» **Aim of the exercise**
Every line below needs to be returned exactly as written.

» **Working data**
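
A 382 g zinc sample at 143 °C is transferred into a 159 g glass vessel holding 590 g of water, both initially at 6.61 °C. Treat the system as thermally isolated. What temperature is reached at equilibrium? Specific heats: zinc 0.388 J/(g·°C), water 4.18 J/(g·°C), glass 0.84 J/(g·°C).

T_f ≈ 14.0 °C

Conservation of energy gives ΣQ = 0:
382·0.388·(T − 143) + 590·4.18·(T − 6.61) + 159·0.84·(T − 6.61) = 0
2748 T = 38379
T = 38379/2748 ≈ 13.97 °C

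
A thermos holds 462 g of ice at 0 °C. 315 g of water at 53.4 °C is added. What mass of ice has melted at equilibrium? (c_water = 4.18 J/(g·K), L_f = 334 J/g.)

Cooling the water to 0 °C releases 315·4.18·53.4 = 70312 J.
Fully melting the ice requires m_ice L_f = 462·334 = 154308 J.
70312 J < 154308 J, so only part of the ice melts and the system sits at 0 °C.
m_melted·334 = 70312  ⇒  m_melted ≈ 210.5 g.

m_melted ≈ 211 g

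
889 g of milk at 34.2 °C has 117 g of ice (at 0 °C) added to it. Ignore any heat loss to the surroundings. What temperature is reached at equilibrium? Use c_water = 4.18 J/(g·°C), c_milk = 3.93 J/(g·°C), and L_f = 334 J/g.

Setting the total heat transfer to zero:
latent heat to melt: 117×334 = 39078
  meltwater 0→T: 117×4.18×T = 489.06 T
  milk: 3493.8(T − 34.2)
3982.8 T = 119487 − 39078 = 80409
T ≈ 20.19 °C. Since T > 0 °C, the all-ice-melts assumption holds.

T_f ≈ 20.2 °C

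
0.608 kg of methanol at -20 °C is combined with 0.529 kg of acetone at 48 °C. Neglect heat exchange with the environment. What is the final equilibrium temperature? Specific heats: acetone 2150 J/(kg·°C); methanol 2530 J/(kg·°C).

Taking heat into each body as positive, Σ m c ΔT = 0:
0.529×2150×(T − 48) + 0.608×2530×(T − (-20)) = 0
(1137.4 + 1538.2) T = 1137.4×48 + 1538.2×(-20)
T = 23828/2675.6 ≈ 8.91 °C

T_f ≈ 8.9 °C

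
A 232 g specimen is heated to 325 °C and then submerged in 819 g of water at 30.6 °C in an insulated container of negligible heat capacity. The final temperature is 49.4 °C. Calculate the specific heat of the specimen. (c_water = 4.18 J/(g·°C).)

Heat gained plus heat lost sum to zero:
232·c·(49.4 − 325) + 819·4.18·(49.4 − 30.6) = 0
-63939 c = -64360
c = -64360/-63939 ≈ 1.007 J/(g·°C)

c ≈ 1.01 J/(g·°C)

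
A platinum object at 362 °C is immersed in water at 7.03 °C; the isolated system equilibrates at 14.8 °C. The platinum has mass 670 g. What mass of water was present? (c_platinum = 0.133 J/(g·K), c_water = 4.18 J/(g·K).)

m ≈ 953 g

Taking heat into each body as positive, Σ m c ΔT = 0:
670·0.133·(14.8 − 362) + m·4.18·(14.8 − 7.03) = 0
32.48 m = 30939
m = 30939/32.48 ≈ 952.6 g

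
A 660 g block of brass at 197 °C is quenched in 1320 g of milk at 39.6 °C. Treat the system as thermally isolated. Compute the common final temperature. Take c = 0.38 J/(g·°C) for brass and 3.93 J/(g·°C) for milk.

T_f ≈ 46.9 °C

T_f = Σ m_i c_i T_i / Σ m_i c_i:
T_f = (250.8*197 + 5187.6*39.6) / (250.8 + 5187.6)
    = 254837 / 5438.4 ≈ 46.86 °C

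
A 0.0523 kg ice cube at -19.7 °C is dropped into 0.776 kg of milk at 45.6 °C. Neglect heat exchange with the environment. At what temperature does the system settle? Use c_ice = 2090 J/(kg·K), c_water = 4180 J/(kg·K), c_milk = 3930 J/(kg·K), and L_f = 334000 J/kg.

Energy balance with sensible and latent terms:
ice -19.7→0 °C: 0.0523·2090·19.7 = 2153.3
  latent heat to melt: 0.0523·334000 = 17468
  meltwater 0→T: 0.0523·4180·T = 218.61 T
  milk: 3049.7(T − 45.6)
3268.3 T = 139065 − 19622 = 119444
T ≈ 36.55 °C — above 0 °C, consistent with complete melting.

T_f ≈ 36.5 °C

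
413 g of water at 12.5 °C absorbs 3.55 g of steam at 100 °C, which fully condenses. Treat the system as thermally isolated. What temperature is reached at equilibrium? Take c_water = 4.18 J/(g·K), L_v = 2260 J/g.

T_f ≈ 17.9 °C

Setting the total heat transfer to zero:
steam→water at 100 °C releases m L_v = 3.55×2260 = 8023
  condensate cools 100→T: 3.55×4.18×(T − 100) = 14.84(T − 100)
  original water: 1726.3(T − 12.5)
1741.2 T = 8023 + 1483.9 + 21579 = 31086
T ≈ 17.85 °C (< 100 °C, so full condensation is consistent).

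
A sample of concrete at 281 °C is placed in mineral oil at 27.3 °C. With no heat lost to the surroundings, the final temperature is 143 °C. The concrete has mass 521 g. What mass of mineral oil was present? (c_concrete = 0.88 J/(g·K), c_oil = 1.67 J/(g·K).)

m ≈ 327 g

Heat lost by the concrete = heat gained by the oil:
521×0.88×(281 − 143) = m×1.67×(143 − 27.3)
193.22 m = 63270  ⇒  m ≈ 327.5 g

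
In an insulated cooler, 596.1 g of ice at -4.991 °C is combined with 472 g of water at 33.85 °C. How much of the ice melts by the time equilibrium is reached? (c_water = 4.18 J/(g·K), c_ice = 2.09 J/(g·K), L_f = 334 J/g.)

m_melted ≈ 181 g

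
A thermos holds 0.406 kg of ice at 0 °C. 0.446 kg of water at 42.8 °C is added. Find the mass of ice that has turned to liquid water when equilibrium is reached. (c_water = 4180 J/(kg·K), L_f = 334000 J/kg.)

m_melted ≈ 0.239 kg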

» **Answer space**
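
A 382 g zinc sample at 143 °C is transferred into a 159 g glass vessel holding 590 g of water, both initially at 6.61 °C. Treat the system as thermally isolated. What temperature is reached at equilibrium? Specific heats: zinc 0.388 J/(g·°C), water 4.18 J/(g·°C), glass 0.84 J/(g·°C).

T_f ≈ 14.0 °C

Conservation of energy gives ΣQ = 0:
382·0.388·(T − 143) + 590·4.18·(T − 6.61) + 159·0.84·(T − 6.61) = 0
2748 T = 38379
T = 38379/2748 ≈ 13.97 °C

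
A thermos holds 462 g of ice at 0 °C. 315 g of water at 53.4 °C is added. What mass of ice has melted at equilibrium? (c_water = 4.18 J/(g·K), L_f = 334 J/g.)

Cooling the water to 0 °C releases 315·4.18·53.4 = 70312 J.
Fully melting the ice requires m_ice L_f = 462·334 = 154308 J.
70312 J < 154308 J, so only part of the ice melts and the system sits at 0 °C.
m_melted·334 = 70312  ⇒  m_melted ≈ 210.5 g.

m_melted ≈ 211 g

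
889 g of milk at 34.2 °C has 117 g of ice (at 0 °C) added to it. Ignore any heat loss to the surroundings. What temperature is reached at equilibrium? Use c_water = 4.18 J/(g·°C), c_milk = 3.93 J/(g·°C), and L_f = 334 J/g.

Setting the total heat transfer to zero:
latent heat to melt: 117×334 = 39078
  meltwater 0→T: 117×4.18×T = 489.06 T
  milk: 3493.8(T − 34.2)
3982.8 T = 119487 − 39078 = 80409
T ≈ 20.19 °C. Since T > 0 °C, the all-ice-melts assumption holds.

T_f ≈ 20.2 °C

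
0.608 kg of methanol at -20 °C is combined with 0.529 kg of acetone at 48 °C. Neglect heat exchange with the environment. What is the final equilibrium temperature? Specific heats: acetone 2150 J/(kg·°C); methanol 2530 J/(kg·°C).

Taking heat into each body as positive, Σ m c ΔT = 0:
0.529×2150×(T − 48) + 0.608×2530×(T − (-20)) = 0
(1137.4 + 1538.2) T = 1137.4×48 + 1538.2×(-20)
T = 23828/2675.6 ≈ 8.91 °C

T_f ≈ 8.9 °C

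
A 232 g specimen is heated to 325 °C and then submerged in 819 g of water at 30.6 °C in an insulated container of negligible heat capacity. The final temperature is 49.4 °C. Calculate the specific heat of the specimen. (c_water = 4.18 J/(g·°C).)

Heat gained plus heat lost sum to zero:
232·c·(49.4 − 325) + 819·4.18·(49.4 − 30.6) = 0
-63939 c = -64360
c = -64360/-63939 ≈ 1.007 J/(g·°C)

c ≈ 1.01 J/(g·°C)

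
A platinum object at 362 °C is immersed in water at 7.03 °C; the isolated system equilibrates at 14.8 °C. The platinum has mass 670 g. What mass of water was present? (c_platinum = 0.133 J/(g·K), c_water = 4.18 J/(g·K).)

m ≈ 953 g

Taking heat into each body as positive, Σ m c ΔT = 0:
670·0.133·(14.8 − 362) + m·4.18·(14.8 − 7.03) = 0
32.48 m = 30939
m = 30939/32.48 ≈ 952.6 g

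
A 660 g block of brass at 197 °C is quenched in 1320 g of milk at 39.6 °C. Treat the system as thermally isolated. Compute the common final temperature. Take c = 0.38 J/(g·°C) for brass and 3.93 J/(g·°C) for milk.

T_f ≈ 46.9 °C

T_f = Σ m_i c_i T_i / Σ m_i c_i:
T_f = (250.8*197 + 5187.6*39.6) / (250.8 + 5187.6)
    = 254837 / 5438.4 ≈ 46.86 °C

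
A 0.0523 kg ice cube at -19.7 °C is dropped into 0.776 kg of milk at 45.6 °C. Neglect heat exchange with the environment. At what temperature does the system settle? Use c_ice = 2090 J/(kg·K), c_water = 4180 J/(kg·K), c_milk = 3930 J/(kg·K), and L_f = 334000 J/kg.

Energy balance with sensible and latent terms:
ice -19.7→0 °C: 0.0523·2090·19.7 = 2153.3
  latent heat to melt: 0.0523·334000 = 17468
  meltwater 0→T: 0.0523·4180·T = 218.61 T
  milk: 3049.7(T − 45.6)
3268.3 T = 139065 − 19622 = 119444
T ≈ 36.55 °C — above 0 °C, consistent with complete melting.

T_f ≈ 36.5 °C

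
413 g of water at 12.5 °C absorbs 3.55 g of steam at 100 °C, which fully condenses. Treat the system as thermally isolated. What temperature is reached at equilibrium? Take c_water = 4.18 J/(g·K), L_v = 2260 J/g.

T_f ≈ 17.9 °C

Setting the total heat transfer to zero:
steam→water at 100 °C releases m L_v = 3.55×2260 = 8023
  condensate cools 100→T: 3.55×4.18×(T − 100) = 14.84(T − 100)
  original water: 1726.3(T − 12.5)
1741.2 T = 8023 + 1483.9 + 21579 = 31086
T ≈ 17.85 °C (< 100 °C, so full condensation is consistent).

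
A sample of concrete at 281 °C is placed in mineral oil at 27.3 °C. With no heat lost to the surroundings, the final temperature is 143 °C. The concrete has mass 521 g. What mass of mineral oil was present? (c_concrete = 0.88 J/(g·K), c_oil = 1.67 J/(g·K).)

m ≈ 327 g

Heat lost by the concrete = heat gained by the oil:
521×0.88×(281 − 143) = m×1.67×(143 − 27.3)
193.22 m = 63270  ⇒  m ≈ 327.5 g

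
In an insulated cooler, 596.1 g of ice at -4.991 °C is combined with 472 g of water at 33.85 °C. How much of the ice melts by the time equilibrium is reached? (c_water = 4.18 J/(g·K), c_ice = 2.09 J/(g·K), L_f = 334 J/g.)

m_melted ≈ 181 g

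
A thermos holds 0.406 kg of ice at 0 °C. 0.446 kg of water at 42.8 °C is added. Find the mass of ice that has turned to liquid water when equilibrium is reached. (c_water = 4180 J/(kg·K), L_f = 334000 J/kg.)

m_melted ≈ 0.239 kg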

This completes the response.